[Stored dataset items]
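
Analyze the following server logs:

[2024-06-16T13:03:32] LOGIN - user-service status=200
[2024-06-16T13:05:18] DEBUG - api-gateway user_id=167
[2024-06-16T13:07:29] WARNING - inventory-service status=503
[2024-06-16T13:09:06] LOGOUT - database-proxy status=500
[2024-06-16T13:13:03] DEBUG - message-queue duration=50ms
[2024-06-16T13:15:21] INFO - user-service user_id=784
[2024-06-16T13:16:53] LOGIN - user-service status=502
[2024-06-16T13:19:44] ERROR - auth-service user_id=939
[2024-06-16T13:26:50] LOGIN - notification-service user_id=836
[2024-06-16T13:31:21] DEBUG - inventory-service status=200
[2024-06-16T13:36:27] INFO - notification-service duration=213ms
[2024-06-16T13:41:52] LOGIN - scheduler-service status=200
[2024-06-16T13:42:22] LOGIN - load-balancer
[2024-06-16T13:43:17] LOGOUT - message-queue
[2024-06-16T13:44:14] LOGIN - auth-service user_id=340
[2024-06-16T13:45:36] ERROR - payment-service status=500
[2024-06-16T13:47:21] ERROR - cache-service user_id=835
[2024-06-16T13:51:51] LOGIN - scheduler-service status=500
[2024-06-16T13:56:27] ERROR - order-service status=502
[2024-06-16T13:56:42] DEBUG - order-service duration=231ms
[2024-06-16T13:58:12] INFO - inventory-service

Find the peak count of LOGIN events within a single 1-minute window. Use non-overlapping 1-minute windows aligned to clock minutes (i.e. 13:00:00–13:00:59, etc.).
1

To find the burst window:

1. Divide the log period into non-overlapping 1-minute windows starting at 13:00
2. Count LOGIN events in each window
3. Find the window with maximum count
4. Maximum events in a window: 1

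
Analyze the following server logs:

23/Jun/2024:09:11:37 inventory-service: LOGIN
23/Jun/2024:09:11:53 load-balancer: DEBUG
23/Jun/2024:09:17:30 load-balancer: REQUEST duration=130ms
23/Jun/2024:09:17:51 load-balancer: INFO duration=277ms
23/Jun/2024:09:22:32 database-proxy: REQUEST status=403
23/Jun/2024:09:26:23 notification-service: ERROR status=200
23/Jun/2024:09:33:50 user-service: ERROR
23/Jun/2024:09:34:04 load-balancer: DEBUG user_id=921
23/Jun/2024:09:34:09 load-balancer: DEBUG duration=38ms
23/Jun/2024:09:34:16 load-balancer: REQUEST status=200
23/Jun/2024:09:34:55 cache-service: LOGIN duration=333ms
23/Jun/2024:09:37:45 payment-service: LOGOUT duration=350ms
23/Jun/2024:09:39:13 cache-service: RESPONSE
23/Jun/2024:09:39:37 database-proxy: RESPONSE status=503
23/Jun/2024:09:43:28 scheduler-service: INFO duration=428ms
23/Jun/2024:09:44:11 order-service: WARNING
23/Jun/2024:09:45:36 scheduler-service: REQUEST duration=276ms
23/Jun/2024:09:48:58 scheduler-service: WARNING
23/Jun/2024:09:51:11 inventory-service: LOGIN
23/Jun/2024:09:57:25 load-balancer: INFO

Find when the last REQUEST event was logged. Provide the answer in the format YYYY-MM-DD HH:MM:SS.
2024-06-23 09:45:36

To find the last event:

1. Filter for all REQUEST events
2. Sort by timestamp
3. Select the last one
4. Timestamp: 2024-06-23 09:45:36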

--

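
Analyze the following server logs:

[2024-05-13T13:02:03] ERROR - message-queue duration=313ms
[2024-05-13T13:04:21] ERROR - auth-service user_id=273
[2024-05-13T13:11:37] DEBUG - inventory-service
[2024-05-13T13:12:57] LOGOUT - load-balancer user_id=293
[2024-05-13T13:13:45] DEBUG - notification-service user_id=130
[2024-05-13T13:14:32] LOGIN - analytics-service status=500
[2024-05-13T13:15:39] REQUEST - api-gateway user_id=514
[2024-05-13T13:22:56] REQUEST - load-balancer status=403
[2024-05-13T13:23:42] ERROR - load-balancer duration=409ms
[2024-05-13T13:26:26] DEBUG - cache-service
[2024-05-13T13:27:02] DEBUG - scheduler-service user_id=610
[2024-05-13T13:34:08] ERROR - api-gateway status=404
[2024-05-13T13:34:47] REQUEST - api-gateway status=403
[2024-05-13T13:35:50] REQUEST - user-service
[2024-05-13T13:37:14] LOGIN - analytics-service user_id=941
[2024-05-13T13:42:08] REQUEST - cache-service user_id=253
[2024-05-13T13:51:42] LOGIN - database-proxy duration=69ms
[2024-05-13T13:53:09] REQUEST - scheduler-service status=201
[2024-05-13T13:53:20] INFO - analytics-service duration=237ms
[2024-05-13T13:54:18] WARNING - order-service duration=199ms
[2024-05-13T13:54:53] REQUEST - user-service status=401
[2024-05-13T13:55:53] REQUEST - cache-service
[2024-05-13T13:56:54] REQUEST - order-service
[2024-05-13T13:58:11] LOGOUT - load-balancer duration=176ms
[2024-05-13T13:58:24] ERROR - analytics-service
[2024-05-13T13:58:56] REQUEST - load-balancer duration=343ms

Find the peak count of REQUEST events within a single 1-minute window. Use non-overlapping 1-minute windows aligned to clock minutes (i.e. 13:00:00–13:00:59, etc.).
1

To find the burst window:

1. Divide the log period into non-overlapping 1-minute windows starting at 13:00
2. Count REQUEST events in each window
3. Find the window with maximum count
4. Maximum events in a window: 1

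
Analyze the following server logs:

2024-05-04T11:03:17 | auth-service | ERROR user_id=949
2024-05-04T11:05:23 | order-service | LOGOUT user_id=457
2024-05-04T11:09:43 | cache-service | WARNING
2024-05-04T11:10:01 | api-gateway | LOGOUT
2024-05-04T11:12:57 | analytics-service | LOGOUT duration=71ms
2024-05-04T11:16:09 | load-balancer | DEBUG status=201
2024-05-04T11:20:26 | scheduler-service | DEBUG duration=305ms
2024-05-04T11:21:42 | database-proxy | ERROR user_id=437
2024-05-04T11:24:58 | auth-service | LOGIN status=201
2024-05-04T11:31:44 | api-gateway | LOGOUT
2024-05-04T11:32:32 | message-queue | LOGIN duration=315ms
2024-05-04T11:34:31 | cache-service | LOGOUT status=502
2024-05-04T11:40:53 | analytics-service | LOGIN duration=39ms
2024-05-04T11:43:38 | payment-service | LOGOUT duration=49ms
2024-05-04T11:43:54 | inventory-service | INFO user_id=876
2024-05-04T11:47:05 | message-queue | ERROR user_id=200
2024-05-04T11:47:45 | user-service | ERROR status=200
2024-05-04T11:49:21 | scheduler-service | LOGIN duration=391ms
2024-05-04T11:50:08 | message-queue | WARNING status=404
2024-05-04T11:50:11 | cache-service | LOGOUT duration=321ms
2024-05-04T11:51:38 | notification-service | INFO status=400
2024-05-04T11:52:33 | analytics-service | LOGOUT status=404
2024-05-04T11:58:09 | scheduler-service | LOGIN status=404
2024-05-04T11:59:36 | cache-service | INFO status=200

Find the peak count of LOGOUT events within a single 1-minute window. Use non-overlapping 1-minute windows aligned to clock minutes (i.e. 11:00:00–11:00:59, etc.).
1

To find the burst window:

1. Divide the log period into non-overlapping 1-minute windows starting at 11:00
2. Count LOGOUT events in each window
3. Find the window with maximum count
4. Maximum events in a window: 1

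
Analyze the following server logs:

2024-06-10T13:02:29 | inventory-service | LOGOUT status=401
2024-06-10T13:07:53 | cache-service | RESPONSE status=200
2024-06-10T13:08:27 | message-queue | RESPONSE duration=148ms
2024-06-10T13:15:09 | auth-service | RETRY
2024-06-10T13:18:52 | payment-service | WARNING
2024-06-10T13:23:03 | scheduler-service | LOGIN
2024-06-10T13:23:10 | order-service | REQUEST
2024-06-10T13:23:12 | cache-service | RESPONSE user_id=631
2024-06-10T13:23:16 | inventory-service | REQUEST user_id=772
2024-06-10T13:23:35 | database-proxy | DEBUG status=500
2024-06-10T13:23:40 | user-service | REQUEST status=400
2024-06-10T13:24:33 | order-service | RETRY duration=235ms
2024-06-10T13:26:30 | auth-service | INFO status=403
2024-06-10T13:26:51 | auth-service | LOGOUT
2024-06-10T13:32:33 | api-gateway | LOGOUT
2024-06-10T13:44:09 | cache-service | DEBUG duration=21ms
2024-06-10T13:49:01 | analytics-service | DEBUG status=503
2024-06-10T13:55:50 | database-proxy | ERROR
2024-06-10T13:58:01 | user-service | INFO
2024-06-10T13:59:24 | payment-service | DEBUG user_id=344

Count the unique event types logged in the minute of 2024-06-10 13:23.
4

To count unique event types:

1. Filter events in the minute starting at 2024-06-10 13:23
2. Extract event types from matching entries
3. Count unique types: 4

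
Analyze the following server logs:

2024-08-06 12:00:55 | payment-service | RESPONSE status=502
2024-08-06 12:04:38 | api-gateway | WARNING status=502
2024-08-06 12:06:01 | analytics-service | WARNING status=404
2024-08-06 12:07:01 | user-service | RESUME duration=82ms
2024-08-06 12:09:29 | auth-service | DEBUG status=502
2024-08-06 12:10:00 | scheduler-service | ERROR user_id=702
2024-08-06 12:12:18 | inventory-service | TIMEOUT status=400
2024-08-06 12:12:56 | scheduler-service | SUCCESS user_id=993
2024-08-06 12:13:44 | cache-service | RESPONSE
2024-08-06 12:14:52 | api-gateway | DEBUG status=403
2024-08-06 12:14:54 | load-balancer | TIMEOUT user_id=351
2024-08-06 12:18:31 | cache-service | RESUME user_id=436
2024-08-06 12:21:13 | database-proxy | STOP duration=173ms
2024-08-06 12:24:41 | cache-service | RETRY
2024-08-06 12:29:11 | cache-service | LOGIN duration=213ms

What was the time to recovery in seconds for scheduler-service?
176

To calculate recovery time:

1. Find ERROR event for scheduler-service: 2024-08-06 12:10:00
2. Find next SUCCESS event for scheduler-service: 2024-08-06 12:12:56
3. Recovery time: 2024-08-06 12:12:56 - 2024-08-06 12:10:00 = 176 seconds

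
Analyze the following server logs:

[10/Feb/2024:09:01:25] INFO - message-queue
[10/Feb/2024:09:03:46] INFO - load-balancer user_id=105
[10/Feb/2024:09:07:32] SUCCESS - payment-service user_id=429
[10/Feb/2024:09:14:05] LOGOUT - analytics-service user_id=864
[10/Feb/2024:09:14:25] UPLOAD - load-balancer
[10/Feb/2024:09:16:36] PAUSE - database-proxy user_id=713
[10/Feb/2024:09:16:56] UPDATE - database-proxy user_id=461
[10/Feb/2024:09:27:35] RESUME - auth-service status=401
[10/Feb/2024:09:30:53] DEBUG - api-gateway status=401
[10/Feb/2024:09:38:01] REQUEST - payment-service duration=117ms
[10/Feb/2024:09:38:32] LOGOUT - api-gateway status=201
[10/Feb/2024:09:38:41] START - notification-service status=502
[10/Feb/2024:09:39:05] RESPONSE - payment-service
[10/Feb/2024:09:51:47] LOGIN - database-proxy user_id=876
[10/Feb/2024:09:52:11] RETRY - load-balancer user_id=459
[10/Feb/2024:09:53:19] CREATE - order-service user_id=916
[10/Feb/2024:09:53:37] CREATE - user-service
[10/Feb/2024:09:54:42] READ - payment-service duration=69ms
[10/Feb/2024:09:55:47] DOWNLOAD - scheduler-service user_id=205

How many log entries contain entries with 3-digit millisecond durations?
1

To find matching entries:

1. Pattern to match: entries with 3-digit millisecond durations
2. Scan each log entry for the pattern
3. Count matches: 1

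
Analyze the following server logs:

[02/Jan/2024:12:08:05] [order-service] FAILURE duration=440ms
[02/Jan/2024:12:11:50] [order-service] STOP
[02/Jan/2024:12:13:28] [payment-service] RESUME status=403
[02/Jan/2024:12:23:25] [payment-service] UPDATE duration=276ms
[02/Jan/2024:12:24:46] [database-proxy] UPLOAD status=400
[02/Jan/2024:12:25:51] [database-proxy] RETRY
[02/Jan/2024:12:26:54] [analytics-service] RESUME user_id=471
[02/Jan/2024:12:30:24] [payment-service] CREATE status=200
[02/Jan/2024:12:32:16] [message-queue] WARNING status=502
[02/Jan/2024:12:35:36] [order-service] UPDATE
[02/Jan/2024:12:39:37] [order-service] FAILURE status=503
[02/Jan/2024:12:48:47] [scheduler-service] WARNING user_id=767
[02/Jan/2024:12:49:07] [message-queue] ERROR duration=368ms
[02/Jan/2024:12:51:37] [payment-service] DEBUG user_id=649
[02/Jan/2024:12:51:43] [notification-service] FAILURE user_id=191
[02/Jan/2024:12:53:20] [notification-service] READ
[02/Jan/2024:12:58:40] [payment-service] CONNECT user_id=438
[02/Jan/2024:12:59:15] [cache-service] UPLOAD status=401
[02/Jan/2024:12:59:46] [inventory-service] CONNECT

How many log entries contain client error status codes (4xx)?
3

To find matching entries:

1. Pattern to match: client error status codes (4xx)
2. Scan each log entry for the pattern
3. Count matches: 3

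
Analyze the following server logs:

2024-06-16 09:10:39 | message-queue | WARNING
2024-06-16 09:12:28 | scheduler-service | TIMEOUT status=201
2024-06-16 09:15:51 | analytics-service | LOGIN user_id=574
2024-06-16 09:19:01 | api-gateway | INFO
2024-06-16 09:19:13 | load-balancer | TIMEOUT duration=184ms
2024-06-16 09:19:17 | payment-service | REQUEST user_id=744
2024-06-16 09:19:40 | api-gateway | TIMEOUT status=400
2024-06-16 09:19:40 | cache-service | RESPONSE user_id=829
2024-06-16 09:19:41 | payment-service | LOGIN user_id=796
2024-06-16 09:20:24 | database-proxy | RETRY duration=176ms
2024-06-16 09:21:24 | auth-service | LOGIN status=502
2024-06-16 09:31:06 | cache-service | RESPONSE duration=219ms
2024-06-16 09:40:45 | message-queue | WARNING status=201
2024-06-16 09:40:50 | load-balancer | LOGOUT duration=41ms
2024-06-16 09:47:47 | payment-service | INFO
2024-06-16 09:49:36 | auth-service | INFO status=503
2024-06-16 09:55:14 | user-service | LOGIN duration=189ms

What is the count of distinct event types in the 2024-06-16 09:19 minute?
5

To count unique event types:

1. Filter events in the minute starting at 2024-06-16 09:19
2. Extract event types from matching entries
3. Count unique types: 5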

---

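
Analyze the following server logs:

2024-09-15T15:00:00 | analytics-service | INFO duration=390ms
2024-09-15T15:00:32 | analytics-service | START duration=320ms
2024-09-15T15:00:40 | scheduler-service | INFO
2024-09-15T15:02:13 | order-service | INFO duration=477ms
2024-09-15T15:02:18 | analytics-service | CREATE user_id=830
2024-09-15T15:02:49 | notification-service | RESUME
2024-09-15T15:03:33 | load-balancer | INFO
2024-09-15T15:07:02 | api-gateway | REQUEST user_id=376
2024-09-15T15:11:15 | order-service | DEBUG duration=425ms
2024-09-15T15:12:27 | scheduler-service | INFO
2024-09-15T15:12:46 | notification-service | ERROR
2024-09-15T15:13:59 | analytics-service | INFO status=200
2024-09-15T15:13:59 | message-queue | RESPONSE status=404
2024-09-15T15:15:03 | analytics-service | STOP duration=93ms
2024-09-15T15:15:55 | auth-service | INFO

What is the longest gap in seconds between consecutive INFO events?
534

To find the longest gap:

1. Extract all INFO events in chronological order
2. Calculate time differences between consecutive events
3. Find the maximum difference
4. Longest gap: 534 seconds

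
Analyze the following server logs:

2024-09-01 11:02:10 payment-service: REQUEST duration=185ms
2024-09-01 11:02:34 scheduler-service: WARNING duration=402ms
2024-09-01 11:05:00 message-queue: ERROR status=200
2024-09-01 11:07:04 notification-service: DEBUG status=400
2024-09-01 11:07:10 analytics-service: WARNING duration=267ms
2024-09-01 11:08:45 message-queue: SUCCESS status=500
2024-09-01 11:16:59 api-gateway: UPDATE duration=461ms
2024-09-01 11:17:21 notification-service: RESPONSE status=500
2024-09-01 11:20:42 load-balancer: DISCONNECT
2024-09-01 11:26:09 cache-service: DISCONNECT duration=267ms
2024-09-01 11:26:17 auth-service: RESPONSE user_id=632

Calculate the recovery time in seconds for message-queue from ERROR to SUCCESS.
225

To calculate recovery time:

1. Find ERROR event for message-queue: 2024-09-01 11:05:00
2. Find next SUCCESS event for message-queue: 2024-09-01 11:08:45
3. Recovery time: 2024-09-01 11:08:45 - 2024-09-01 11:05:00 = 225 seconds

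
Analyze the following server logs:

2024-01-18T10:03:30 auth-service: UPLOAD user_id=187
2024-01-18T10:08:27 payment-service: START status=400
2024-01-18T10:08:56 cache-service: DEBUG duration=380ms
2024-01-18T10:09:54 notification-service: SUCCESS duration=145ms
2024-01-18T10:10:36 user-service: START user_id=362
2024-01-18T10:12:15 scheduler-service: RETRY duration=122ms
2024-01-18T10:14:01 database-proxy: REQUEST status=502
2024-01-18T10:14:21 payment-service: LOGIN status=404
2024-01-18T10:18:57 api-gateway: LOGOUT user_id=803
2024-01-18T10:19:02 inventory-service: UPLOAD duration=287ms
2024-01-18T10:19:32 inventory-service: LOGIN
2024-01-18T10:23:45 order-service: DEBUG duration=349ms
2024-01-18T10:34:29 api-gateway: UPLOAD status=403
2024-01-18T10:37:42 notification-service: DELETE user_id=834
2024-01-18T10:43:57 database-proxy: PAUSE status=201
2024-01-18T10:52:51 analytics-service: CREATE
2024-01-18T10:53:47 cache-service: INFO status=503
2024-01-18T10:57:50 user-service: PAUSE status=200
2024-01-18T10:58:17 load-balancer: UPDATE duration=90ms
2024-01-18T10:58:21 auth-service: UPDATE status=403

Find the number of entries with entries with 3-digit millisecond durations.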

▶ ACTION ITEM
When the line with "2024-08-06 12:12:56 |" is reached in the data above, begin copying, and stop after the line with "[10/Feb/2024:09:14:25] UPLOAD - load-balancer"; copy each line exactly, both ends included.

▶ OUTPUT
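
2024-08-06 12:12:56 | scheduler-service | SUCCESS user_id=993
2024-08-06 12:13:44 | cache-service | RESPONSE
2024-08-06 12:14:52 | api-gateway | DEBUG status=403
2024-08-06 12:14:54 | load-balancer | TIMEOUT user_id=351
2024-08-06 12:18:31 | cache-service | RESUME user_id=436
2024-08-06 12:21:13 | database-proxy | STOP duration=173ms
2024-08-06 12:24:41 | cache-service | RETRY
2024-08-06 12:29:11 | cache-service | LOGIN duration=213ms

What was the time to recovery in seconds for scheduler-service?
176

To calculate recovery time:

1. Find ERROR event for scheduler-service: 2024-08-06 12:10:00
2. Find next SUCCESS event for scheduler-service: 2024-08-06 12:12:56
3. Recovery time: 2024-08-06 12:12:56 - 2024-08-06 12:10:00 = 176 seconds

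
Analyze the following server logs:

[10/Feb/2024:09:01:25] INFO - message-queue
[10/Feb/2024:09:03:46] INFO - load-balancer user_id=105
[10/Feb/2024:09:07:32] SUCCESS - payment-service user_id=429
[10/Feb/2024:09:14:05] LOGOUT - analytics-service user_id=864
[10/Feb/2024:09:14:25] UPLOAD - load-balancer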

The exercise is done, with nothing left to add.